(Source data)
+ + + + + + +

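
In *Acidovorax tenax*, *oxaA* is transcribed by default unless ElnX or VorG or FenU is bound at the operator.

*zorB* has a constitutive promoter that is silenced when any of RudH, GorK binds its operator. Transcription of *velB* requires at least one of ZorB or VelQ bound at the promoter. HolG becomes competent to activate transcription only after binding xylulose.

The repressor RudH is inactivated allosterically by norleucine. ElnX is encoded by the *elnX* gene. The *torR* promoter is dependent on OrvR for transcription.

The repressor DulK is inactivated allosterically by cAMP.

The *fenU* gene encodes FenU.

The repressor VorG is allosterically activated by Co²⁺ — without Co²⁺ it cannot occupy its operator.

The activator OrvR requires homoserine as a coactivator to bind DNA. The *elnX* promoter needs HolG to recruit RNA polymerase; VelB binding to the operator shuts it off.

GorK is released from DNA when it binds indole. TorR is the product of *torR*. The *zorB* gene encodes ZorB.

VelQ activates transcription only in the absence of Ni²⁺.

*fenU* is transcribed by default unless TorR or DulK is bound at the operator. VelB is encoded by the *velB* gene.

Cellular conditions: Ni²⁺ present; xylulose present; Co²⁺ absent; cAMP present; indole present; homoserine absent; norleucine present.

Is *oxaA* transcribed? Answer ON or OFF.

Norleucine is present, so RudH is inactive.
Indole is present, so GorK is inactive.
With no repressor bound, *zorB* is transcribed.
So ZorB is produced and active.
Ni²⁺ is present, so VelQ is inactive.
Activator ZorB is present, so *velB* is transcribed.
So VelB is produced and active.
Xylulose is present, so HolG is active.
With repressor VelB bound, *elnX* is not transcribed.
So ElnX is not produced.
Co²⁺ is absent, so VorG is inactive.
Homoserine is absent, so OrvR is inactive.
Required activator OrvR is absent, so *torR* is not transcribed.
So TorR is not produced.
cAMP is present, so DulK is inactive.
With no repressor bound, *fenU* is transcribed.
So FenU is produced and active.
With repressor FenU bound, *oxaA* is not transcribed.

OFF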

+ + + + + + +

◆ Task ◆
Return the opening line of the data and every line after it through the line containing "after binding xylulose.", please, exactly as written and with nothing added.

◆ Solution for this exercise ◆
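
In *Acidovorax tenax*, *oxaA* is transcribed by default unless ElnX or VorG or FenU is bound at the operator.

*zorB* has a constitutive promoter that is silenced when any of RudH, GorK binds its operator. Transcription of *velB* requires at least one of ZorB or VelQ bound at the promoter. HolG becomes competent to activate transcription only after binding xylulose.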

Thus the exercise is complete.